= TASK INSTRUCTIONS =
Using the data below, return every line that holds the word "open".

= MATERIAL FOR THE TASK =
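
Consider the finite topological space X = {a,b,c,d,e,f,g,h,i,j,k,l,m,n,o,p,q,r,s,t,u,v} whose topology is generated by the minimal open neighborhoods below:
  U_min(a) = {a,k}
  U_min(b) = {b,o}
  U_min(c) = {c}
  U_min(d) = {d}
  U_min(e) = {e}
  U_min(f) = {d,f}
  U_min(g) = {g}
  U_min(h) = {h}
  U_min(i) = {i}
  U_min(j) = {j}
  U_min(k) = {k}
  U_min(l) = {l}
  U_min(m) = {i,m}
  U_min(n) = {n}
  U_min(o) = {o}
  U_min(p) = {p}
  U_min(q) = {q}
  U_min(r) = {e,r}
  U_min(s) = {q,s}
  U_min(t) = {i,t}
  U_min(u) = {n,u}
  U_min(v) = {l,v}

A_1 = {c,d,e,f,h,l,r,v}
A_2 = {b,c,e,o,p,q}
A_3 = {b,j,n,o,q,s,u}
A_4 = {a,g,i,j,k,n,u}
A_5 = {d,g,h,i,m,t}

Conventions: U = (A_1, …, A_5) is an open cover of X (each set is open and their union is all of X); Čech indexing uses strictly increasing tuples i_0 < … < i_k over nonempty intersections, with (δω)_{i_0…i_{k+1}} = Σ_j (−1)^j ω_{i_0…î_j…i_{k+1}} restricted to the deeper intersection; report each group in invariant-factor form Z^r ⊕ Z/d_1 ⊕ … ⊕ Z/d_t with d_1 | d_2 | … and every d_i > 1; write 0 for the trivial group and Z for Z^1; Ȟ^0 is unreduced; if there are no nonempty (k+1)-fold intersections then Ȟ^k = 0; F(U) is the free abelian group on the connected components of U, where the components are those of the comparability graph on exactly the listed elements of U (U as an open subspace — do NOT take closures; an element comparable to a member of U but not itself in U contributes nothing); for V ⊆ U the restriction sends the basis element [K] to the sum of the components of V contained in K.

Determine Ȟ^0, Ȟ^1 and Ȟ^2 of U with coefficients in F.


nerve simplices:
  A12={c,e} A15={d,h} A23={b,o,q} A34={j,n,u} A45={g,i}
components per intersection:
  A1: {c} {d,f} {e,r} {h} {l,v}
  A2: {b,o} {c} {e} {p} {q}
  A3: {b,o} {j} {n,u} {q,s}
  A4: {a,k} {g} {i} {j} {n,u}
  A5: {d} {g} {h} {i,m,t}
  A12: {c} {e}
  A15: {d} {h}
  A23: {b,o} {q}
  A34: {j} {n,u}
  A45: {g} {i}
C dims 23,10; δ0: rk 10, SNF 1^10
degree 0: 23−10−0 = 13 → Ȟ^0 ≅ Z^13
degree 1: 10−0−10 = 0 → Ȟ^1 ≅ 0
degree 2: 0−0−0 = 0 → Ȟ^2 ≅ 0

Ȟ^0(U;F) ≅ Z^13, Ȟ^1(U;F) ≅ 0, Ȟ^2(U;F) ≅ 0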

= ANSWER SECTION =
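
Consider the finite topological space X = {a,b,c,d,e,f,g,h,i,j,k,l,m,n,o,p,q,r,s,t,u,v} whose topology is generated by the minimal open neighborhoods below:
Conventions: U = (A_1, …, A_5) is an open cover of X (each set is open and their union is all of X); Čech indexing uses strictly increasing tuples i_0 < … < i_k over nonempty intersections, with (δω)_{i_0…i_{k+1}} = Σ_j (−1)^j ω_{i_0…î_j…i_{k+1}} restricted to the deeper intersection; report each group in invariant-factor form Z^r ⊕ Z/d_1 ⊕ … ⊕ Z/d_t with d_1 | d_2 | … and every d_i > 1; write 0 for the trivial group and Z for Z^1; Ȟ^0 is unreduced; if there are no nonempty (k+1)-fold intersections then Ȟ^k = 0; F(U) is the free abelian group on the connected components of U, where the components are those of the comparability graph on exactly the listed elements of U (U as an open subspace — do NOT take closures; an element comparable to a member of U but not itself in U contributes nothing); for V ⊆ U the restriction sends the basis element [K] to the sum of the components of V contained in K.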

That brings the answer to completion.